- Exercise requirements: The expected output is exactly the lines below, starting at the line with "[4.15, -4.27, 4.4, -4.53, 4.67]" and ending at the line with "[4.01, -1.06, -6.13, -11.2, -16.27]", both included; no other line belongs in it.

- The data:
○ ○ ○ ○

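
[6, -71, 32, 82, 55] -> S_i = Random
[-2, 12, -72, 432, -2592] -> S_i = -2*-6^i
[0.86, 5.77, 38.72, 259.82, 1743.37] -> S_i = 0.86*6.71^i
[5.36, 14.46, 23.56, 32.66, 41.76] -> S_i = 5.36 + 9.10*i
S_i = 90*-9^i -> [90, -810, 7290, -65610, 590490]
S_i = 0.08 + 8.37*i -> [0.08, 8.45, 16.82, 25.19, 33.56]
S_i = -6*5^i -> [-6, -30, -150, -750, -3750]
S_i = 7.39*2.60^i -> [7.39, 19.21, 49.96, 129.89, 337.71]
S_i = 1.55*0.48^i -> [1.55, 0.74, 0.36, 0.17, 0.08]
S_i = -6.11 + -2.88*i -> [-6.11, -8.99, -11.87, -14.75, -17.63]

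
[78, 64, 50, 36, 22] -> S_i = 78 + -14*i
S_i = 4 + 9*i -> [4, 13, 22, 31, 40]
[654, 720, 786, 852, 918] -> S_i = 654 + 66*i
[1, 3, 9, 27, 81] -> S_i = 1*3^i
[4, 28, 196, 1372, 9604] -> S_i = 4*7^i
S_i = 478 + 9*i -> [478, 487, 496, 505, 514]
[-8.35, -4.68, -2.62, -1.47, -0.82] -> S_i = -8.35*0.56^i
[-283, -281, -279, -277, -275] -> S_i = -283 + 2*i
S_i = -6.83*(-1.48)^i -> [-6.83, 10.11, -14.96, 22.14, -32.77]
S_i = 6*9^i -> [6, 54, 486, 4374, 39366]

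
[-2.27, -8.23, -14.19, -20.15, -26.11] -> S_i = -2.27 + -5.96*i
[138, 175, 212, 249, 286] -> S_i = 138 + 37*i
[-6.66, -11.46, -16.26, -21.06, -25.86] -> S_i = -6.66 + -4.80*i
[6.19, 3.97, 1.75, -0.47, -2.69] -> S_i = 6.19 + -2.22*i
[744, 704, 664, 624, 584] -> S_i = 744 + -40*i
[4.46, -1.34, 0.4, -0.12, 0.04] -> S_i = 4.46*(-0.30)^i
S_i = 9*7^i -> [9, 63, 441, 3087, 21609]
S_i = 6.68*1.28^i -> [6.68, 8.55, 10.94, 14.01, 17.93]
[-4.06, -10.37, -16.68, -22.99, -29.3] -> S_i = -4.06 + -6.31*i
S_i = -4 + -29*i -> [-4, -33, -62, -91, -120]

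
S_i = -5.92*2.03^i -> [-5.92, -12.02, -24.4, -49.52, -100.53]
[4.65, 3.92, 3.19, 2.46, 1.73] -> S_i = 4.65 + -0.73*i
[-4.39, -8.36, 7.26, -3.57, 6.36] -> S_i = Random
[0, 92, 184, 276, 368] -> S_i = 0 + 92*i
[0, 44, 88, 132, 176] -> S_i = 0 + 44*i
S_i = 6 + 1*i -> [6, 7, 8, 9, 10]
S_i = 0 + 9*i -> [0, 9, 18, 27, 36]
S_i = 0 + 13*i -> [0, 13, 26, 39, 52]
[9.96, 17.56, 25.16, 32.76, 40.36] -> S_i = 9.96 + 7.60*i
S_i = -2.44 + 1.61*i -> [-2.44, -0.83, 0.78, 2.39, 4.0]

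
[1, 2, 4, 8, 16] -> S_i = 1*2^i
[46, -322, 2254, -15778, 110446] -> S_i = 46*-7^i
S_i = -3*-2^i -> [-3, 6, -12, 24, -48]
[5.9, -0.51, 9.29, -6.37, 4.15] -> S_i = Random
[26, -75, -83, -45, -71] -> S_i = Random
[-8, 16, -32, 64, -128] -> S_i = -8*-2^i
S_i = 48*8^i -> [48, 384, 3072, 24576, 196608]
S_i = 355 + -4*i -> [355, 351, 347, 343, 339]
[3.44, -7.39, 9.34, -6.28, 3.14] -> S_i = Random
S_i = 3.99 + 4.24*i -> [3.99, 8.23, 12.47, 16.71, 20.95]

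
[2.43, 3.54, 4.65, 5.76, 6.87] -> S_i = 2.43 + 1.11*i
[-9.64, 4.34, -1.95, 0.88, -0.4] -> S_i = -9.64*(-0.45)^i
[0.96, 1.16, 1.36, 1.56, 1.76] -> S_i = 0.96 + 0.20*i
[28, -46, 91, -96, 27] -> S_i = Random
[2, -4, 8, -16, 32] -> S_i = 2*-2^i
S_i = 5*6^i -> [5, 30, 180, 1080, 6480]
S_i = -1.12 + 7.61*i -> [-1.12, 6.49, 14.1, 21.71, 29.32]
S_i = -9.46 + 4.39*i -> [-9.46, -5.07, -0.68, 3.71, 8.1]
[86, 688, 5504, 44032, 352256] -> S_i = 86*8^i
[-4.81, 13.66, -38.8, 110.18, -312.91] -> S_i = -4.81*(-2.84)^i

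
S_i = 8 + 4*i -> [8, 12, 16, 20, 24]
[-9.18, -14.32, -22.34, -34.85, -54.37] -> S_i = -9.18*1.56^i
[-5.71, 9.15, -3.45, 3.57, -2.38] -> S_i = Random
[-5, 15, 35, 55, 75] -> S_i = -5 + 20*i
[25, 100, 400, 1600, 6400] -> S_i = 25*4^i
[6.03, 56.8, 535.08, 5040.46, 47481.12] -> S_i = 6.03*9.42^i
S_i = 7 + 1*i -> [7, 8, 9, 10, 11]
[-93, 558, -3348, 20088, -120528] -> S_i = -93*-6^i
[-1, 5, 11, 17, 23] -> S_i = -1 + 6*i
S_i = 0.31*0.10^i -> [0.31, 0.03, 0.0, 0.0, 0.0]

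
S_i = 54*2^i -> [54, 108, 216, 432, 864]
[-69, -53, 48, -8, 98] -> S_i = Random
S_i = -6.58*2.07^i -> [-6.58, -13.62, -28.19, -58.36, -120.81]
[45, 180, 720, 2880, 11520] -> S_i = 45*4^i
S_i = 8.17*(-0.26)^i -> [8.17, -2.12, 0.55, -0.14, 0.04]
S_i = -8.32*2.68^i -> [-8.32, -22.3, -59.76, -160.15, -429.2]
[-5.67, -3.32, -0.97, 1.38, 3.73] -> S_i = -5.67 + 2.35*i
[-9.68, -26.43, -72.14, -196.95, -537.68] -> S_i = -9.68*2.73^i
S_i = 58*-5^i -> [58, -290, 1450, -7250, 36250]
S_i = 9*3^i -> [9, 27, 81, 243, 729]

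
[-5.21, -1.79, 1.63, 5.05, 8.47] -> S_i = -5.21 + 3.42*i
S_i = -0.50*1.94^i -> [-0.5, -0.97, -1.88, -3.65, -7.08]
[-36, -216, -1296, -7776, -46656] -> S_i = -36*6^i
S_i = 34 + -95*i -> [34, -61, -156, -251, -346]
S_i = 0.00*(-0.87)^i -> [0.0, -0.0, 0.0, -0.0, 0.0]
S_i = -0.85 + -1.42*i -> [-0.85, -2.27, -3.69, -5.11, -6.53]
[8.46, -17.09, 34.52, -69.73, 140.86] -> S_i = 8.46*(-2.02)^i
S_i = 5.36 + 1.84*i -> [5.36, 7.2, 9.04, 10.88, 12.72]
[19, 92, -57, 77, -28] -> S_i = Random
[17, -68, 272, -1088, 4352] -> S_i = 17*-4^i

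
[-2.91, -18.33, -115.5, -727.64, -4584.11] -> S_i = -2.91*6.30^i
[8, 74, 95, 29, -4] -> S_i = Random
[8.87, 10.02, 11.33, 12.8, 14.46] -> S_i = 8.87*1.13^i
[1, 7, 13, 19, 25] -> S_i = 1 + 6*i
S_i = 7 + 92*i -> [7, 99, 191, 283, 375]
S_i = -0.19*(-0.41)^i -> [-0.19, 0.08, -0.03, 0.01, -0.01]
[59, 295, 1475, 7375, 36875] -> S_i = 59*5^i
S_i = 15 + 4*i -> [15, 19, 23, 27, 31]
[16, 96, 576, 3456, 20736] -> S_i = 16*6^i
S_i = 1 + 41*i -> [1, 42, 83, 124, 165]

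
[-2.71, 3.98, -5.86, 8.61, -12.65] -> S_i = -2.71*(-1.47)^i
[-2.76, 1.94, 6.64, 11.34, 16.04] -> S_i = -2.76 + 4.70*i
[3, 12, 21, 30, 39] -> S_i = 3 + 9*i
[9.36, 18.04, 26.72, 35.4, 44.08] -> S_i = 9.36 + 8.68*i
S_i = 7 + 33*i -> [7, 40, 73, 106, 139]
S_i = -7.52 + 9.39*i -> [-7.52, 1.87, 11.26, 20.65, 30.04]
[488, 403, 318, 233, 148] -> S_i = 488 + -85*i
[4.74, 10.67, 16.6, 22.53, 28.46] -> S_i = 4.74 + 5.93*i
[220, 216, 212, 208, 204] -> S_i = 220 + -4*i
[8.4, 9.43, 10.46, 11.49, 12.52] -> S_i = 8.40 + 1.03*i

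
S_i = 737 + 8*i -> [737, 745, 753, 761, 769]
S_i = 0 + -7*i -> [0, -7, -14, -21, -28]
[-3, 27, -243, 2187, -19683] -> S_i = -3*-9^i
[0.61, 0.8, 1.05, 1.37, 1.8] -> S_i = 0.61*1.31^i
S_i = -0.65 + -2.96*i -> [-0.65, -3.61, -6.57, -9.53, -12.49]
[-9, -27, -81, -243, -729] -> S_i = -9*3^i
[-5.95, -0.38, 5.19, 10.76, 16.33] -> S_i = -5.95 + 5.57*i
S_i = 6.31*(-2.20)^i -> [6.31, -13.88, 30.54, -67.19, 147.82]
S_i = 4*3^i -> [4, 12, 36, 108, 324]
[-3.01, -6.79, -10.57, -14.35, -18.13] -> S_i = -3.01 + -3.78*i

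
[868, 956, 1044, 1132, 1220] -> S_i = 868 + 88*i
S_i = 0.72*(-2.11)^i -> [0.72, -1.52, 3.21, -6.76, 14.27]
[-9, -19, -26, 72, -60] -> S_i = Random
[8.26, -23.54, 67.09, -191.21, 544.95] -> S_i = 8.26*(-2.85)^i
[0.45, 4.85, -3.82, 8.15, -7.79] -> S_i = Random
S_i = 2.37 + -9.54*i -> [2.37, -7.17, -16.71, -26.25, -35.79]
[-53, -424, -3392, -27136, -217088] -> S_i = -53*8^i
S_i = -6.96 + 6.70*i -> [-6.96, -0.26, 6.44, 13.14, 19.84]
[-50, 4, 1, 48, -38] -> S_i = Random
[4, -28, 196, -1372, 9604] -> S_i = 4*-7^i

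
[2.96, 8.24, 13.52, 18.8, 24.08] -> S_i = 2.96 + 5.28*i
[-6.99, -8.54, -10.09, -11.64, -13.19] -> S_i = -6.99 + -1.55*i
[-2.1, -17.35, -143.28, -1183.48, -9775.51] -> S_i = -2.10*8.26^i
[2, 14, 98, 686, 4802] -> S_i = 2*7^i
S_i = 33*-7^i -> [33, -231, 1617, -11319, 79233]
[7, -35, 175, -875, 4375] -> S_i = 7*-5^i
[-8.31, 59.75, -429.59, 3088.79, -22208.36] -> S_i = -8.31*(-7.19)^i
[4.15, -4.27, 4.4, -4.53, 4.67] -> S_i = 4.15*(-1.03)^i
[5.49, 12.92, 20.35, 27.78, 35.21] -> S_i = 5.49 + 7.43*i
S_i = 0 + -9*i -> [0, -9, -18, -27, -36]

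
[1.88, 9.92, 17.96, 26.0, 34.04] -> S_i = 1.88 + 8.04*i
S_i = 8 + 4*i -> [8, 12, 16, 20, 24]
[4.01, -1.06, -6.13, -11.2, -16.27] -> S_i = 4.01 + -5.07*i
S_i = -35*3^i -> [-35, -105, -315, -945, -2835]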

○ ○ ○ ○

- Reply:
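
[4.15, -4.27, 4.4, -4.53, 4.67] -> S_i = 4.15*(-1.03)^i
[5.49, 12.92, 20.35, 27.78, 35.21] -> S_i = 5.49 + 7.43*i
S_i = 0 + -9*i -> [0, -9, -18, -27, -36]

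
[1.88, 9.92, 17.96, 26.0, 34.04] -> S_i = 1.88 + 8.04*i
S_i = 8 + 4*i -> [8, 12, 16, 20, 24]
[4.01, -1.06, -6.13, -11.2, -16.27] -> S_i = 4.01 + -5.07*i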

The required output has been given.